- Work order -
From the data below, please reproduce exactly everything from the line that contains "A series RLC" down to the line that contains "The pitch-attitude loop", with both ends included.

- Supplied material -

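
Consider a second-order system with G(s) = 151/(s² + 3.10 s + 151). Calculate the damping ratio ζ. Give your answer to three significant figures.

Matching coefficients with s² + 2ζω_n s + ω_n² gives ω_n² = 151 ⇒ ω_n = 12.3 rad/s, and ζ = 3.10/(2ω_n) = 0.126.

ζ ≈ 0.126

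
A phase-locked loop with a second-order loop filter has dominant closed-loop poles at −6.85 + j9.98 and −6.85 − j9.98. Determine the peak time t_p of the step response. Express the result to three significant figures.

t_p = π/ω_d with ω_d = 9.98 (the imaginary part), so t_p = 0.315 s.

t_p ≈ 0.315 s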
...
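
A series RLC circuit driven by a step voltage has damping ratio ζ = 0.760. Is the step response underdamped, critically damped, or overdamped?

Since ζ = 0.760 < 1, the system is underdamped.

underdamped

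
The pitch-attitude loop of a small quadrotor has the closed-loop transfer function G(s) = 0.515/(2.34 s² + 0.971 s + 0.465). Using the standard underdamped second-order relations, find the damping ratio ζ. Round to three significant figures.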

- Exercise output -
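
A series RLC circuit driven by a step voltage has damping ratio ζ = 0.760. Is the step response underdamped, critically damped, or overdamped?

Since ζ = 0.760 < 1, the system is underdamped.

underdamped

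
The pitch-attitude loop of a small quadrotor has the closed-loop transfer function G(s) = 0.515/(2.34 s² + 0.971 s + 0.465). Using the standard underdamped second-order relations, find the damping ratio ζ. Round to three significant figures.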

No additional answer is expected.